__Work to be completed__. Up to and including the line with "Answer: -8080", please set down the entries below exactly, starting from the first line.

__Provided records__.
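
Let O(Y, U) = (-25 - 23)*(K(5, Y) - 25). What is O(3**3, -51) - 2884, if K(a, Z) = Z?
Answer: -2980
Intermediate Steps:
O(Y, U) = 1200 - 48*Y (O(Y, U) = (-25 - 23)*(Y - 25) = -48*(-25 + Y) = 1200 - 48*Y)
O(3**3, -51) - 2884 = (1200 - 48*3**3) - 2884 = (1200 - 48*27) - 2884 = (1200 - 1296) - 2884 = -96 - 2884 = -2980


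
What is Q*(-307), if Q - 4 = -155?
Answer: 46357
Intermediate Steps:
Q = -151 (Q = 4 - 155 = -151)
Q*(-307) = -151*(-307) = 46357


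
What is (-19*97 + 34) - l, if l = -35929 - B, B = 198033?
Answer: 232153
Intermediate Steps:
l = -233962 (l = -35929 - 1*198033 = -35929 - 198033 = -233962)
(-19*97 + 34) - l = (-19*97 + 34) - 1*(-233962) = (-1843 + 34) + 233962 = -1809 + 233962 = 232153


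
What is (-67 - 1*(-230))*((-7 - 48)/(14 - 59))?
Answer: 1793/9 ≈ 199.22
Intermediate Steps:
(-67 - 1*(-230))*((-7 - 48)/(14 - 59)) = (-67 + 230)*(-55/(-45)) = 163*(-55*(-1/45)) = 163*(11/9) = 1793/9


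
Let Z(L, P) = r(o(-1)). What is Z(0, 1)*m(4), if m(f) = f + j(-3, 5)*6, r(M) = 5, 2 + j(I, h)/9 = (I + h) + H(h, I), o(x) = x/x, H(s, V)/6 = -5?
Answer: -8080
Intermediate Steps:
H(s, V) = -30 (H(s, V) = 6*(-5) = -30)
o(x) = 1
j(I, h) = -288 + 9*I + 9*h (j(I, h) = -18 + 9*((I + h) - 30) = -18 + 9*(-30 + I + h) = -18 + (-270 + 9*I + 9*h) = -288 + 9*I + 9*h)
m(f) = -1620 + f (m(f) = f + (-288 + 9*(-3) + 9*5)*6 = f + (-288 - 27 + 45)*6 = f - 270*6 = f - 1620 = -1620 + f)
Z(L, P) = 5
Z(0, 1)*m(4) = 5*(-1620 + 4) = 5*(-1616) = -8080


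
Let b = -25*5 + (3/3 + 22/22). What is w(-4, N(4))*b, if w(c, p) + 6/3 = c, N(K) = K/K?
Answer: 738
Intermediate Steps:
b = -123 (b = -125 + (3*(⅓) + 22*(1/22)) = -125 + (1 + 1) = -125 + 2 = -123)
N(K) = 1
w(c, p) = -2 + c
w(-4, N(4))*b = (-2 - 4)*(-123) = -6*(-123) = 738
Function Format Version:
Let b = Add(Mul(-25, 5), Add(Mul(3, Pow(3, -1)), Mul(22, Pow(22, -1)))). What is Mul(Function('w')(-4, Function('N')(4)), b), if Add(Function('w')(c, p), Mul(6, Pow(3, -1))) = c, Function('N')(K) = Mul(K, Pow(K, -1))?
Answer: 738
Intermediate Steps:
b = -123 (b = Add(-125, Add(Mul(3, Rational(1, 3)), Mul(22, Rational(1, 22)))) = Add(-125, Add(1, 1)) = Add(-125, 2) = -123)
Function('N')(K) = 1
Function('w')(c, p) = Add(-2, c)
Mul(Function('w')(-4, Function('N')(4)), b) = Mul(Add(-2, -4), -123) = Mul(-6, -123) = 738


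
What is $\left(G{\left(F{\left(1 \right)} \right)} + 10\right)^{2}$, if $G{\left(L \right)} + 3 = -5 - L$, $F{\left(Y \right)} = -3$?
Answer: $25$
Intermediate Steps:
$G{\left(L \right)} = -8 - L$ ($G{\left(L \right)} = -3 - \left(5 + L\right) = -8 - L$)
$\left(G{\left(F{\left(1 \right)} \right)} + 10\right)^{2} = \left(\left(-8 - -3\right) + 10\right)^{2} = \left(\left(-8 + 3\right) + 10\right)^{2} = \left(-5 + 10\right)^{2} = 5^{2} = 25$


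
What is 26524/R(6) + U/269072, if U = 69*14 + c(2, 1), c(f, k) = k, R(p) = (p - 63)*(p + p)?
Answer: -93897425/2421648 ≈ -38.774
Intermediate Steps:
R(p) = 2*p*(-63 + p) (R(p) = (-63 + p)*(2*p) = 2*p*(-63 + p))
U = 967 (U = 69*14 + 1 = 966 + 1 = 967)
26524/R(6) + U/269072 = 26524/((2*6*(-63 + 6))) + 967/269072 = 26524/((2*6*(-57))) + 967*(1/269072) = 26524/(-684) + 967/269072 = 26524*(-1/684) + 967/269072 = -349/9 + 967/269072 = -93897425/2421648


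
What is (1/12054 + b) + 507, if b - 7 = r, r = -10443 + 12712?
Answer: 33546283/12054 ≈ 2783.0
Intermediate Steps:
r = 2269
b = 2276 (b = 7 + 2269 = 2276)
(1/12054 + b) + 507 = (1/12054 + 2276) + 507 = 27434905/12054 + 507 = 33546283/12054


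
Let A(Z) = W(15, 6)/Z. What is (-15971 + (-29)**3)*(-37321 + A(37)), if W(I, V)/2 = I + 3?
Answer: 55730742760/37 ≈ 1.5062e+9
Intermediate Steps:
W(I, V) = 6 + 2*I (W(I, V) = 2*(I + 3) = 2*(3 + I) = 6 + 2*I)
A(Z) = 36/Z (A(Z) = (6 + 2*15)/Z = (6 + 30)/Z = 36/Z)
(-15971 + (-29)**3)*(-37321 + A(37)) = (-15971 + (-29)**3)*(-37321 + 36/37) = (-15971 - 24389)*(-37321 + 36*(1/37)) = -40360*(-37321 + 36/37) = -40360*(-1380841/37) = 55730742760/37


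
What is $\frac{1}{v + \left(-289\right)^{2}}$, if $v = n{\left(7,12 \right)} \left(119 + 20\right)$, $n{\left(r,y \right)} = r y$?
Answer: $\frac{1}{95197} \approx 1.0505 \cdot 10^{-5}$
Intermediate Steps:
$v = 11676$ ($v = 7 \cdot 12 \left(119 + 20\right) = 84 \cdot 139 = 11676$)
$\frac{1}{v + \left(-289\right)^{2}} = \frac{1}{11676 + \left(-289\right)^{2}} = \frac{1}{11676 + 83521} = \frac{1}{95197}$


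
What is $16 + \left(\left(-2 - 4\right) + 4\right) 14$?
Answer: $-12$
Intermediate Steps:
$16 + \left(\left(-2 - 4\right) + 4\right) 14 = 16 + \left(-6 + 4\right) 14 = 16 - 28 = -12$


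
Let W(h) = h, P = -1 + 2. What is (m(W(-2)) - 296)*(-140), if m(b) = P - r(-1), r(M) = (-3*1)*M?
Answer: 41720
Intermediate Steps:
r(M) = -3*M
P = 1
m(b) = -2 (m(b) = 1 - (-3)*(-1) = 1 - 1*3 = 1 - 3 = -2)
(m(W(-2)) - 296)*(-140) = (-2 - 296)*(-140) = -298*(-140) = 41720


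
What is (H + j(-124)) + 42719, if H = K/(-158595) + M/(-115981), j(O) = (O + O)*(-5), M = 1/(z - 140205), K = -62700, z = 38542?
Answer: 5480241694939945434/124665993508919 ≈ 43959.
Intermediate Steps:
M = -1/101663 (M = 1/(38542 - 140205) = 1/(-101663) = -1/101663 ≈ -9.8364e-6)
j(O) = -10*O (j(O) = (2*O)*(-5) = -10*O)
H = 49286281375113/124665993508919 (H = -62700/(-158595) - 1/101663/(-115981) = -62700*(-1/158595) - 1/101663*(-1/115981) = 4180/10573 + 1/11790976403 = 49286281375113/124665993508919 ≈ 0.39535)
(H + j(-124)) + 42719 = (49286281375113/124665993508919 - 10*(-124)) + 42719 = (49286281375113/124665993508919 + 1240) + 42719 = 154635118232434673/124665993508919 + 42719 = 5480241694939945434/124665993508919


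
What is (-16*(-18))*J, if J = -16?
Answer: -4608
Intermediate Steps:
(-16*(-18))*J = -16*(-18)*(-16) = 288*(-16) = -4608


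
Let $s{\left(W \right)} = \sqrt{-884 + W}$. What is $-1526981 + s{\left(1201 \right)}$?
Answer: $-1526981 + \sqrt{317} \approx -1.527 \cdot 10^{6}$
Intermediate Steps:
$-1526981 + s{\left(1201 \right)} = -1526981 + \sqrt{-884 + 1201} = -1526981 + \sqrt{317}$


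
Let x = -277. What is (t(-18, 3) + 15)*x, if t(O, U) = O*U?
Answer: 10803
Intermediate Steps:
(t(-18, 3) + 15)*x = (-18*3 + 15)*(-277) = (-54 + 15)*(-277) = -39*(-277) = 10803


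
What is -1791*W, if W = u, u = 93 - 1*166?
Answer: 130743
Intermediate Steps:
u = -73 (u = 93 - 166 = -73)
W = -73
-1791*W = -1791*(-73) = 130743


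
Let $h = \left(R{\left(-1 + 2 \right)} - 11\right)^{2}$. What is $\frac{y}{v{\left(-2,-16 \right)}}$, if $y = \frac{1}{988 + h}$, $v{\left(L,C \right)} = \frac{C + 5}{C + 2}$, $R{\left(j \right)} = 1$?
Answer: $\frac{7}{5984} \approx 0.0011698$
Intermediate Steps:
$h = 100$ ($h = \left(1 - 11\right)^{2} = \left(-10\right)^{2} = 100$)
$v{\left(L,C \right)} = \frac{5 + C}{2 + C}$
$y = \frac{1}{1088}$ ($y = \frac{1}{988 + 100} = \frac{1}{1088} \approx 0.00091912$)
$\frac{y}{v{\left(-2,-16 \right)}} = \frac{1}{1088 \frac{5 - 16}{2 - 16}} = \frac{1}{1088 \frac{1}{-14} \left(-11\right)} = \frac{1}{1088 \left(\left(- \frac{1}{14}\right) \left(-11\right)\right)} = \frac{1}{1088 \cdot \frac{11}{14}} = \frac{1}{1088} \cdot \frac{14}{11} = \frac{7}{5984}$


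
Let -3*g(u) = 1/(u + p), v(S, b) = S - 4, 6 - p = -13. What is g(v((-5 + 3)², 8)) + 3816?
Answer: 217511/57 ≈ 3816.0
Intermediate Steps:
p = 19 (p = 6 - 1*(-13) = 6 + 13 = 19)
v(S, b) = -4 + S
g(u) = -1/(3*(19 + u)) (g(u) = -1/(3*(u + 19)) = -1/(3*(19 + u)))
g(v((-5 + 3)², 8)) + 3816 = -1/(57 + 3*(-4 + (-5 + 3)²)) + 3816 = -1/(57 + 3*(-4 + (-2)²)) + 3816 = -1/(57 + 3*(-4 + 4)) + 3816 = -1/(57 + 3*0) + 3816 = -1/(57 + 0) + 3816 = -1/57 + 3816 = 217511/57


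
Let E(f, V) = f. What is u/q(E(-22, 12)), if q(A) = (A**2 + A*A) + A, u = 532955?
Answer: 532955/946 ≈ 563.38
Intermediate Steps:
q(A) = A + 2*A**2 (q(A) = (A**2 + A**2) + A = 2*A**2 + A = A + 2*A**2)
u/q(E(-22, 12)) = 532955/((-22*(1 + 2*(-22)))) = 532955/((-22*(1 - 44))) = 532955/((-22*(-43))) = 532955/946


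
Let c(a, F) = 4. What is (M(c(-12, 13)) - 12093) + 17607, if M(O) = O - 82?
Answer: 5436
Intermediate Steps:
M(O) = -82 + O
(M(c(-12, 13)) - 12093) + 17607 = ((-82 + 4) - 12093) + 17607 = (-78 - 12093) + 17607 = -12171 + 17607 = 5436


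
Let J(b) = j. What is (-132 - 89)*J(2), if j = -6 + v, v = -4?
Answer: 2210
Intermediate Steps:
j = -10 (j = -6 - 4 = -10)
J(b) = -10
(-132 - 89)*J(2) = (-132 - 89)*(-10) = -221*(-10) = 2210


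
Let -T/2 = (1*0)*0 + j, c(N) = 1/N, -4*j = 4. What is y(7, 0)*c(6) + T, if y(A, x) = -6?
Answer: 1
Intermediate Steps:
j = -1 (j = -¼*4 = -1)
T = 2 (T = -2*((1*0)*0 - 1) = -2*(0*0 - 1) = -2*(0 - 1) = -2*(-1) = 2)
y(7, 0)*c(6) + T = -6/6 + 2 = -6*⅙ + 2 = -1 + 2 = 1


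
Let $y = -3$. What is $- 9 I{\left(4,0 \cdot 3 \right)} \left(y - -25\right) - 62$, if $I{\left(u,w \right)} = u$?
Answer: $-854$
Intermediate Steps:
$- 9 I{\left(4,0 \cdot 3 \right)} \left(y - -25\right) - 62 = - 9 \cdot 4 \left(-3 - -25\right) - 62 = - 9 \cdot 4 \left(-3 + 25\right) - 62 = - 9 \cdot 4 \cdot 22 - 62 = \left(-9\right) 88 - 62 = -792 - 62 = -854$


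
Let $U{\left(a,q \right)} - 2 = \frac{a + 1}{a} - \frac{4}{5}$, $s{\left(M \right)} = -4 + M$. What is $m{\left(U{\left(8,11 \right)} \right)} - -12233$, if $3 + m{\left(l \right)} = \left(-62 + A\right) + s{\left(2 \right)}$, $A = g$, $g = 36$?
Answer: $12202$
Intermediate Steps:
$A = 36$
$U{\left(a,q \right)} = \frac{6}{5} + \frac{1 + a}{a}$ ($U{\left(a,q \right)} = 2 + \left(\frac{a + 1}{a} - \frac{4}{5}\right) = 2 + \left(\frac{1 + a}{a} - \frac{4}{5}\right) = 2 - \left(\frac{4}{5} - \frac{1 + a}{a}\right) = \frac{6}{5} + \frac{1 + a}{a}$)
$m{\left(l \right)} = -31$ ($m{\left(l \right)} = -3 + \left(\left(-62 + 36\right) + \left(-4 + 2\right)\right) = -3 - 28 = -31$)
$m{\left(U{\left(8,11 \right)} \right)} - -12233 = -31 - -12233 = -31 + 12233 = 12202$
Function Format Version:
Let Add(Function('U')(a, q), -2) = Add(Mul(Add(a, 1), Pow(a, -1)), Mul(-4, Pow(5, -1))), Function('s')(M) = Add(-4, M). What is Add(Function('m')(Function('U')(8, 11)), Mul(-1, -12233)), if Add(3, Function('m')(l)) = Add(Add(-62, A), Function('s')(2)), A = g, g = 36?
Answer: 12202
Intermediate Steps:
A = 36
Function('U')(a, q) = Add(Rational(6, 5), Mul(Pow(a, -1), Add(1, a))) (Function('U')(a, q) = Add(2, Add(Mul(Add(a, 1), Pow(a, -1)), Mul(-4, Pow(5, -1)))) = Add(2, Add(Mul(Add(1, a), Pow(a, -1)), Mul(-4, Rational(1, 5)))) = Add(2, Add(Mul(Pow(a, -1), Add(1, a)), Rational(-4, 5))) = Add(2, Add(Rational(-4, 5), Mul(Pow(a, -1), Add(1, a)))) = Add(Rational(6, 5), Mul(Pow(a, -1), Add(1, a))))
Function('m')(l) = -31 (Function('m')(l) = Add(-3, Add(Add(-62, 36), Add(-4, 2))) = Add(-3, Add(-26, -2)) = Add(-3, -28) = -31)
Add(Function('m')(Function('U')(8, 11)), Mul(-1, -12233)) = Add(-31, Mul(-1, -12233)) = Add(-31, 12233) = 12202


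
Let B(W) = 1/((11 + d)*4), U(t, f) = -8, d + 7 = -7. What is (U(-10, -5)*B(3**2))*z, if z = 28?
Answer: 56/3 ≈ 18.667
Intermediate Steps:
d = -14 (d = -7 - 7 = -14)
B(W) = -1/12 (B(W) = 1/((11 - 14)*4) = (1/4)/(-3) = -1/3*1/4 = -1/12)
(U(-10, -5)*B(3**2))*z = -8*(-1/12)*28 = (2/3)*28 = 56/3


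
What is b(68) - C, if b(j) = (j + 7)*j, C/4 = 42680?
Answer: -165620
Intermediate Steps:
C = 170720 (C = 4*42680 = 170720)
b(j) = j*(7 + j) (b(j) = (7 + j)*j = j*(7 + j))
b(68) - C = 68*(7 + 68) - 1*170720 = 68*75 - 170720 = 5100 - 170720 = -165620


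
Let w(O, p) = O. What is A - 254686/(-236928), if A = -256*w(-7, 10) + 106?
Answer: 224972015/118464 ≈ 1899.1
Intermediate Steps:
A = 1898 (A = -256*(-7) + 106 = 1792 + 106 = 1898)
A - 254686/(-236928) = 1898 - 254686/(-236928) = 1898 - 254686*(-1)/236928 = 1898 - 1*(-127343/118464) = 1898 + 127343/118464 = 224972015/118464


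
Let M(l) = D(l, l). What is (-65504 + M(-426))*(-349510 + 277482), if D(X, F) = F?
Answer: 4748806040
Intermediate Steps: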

__Solution for this exercise__.
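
Let O(Y, U) = (-25 - 23)*(K(5, Y) - 25). What is O(3**3, -51) - 2884, if K(a, Z) = Z?
Answer: -2980
Intermediate Steps:
O(Y, U) = 1200 - 48*Y (O(Y, U) = (-25 - 23)*(Y - 25) = -48*(-25 + Y) = 1200 - 48*Y)
O(3**3, -51) - 2884 = (1200 - 48*3**3) - 2884 = (1200 - 48*27) - 2884 = (1200 - 1296) - 2884 = -96 - 2884 = -2980


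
What is Q*(-307), if Q - 4 = -155?
Answer: 46357
Intermediate Steps:
Q = -151 (Q = 4 - 155 = -151)
Q*(-307) = -151*(-307) = 46357


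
What is (-19*97 + 34) - l, if l = -35929 - B, B = 198033?
Answer: 232153
Intermediate Steps:
l = -233962 (l = -35929 - 1*198033 = -35929 - 198033 = -233962)
(-19*97 + 34) - l = (-19*97 + 34) - 1*(-233962) = (-1843 + 34) + 233962 = -1809 + 233962 = 232153


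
What is (-67 - 1*(-230))*((-7 - 48)/(14 - 59))?
Answer: 1793/9 ≈ 199.22
Intermediate Steps:
(-67 - 1*(-230))*((-7 - 48)/(14 - 59)) = (-67 + 230)*(-55/(-45)) = 163*(-55*(-1/45)) = 163*(11/9) = 1793/9


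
Let Z(L, P) = r(o(-1)). What is Z(0, 1)*m(4), if m(f) = f + j(-3, 5)*6, r(M) = 5, 2 + j(I, h)/9 = (I + h) + H(h, I), o(x) = x/x, H(s, V)/6 = -5?
Answer: -8080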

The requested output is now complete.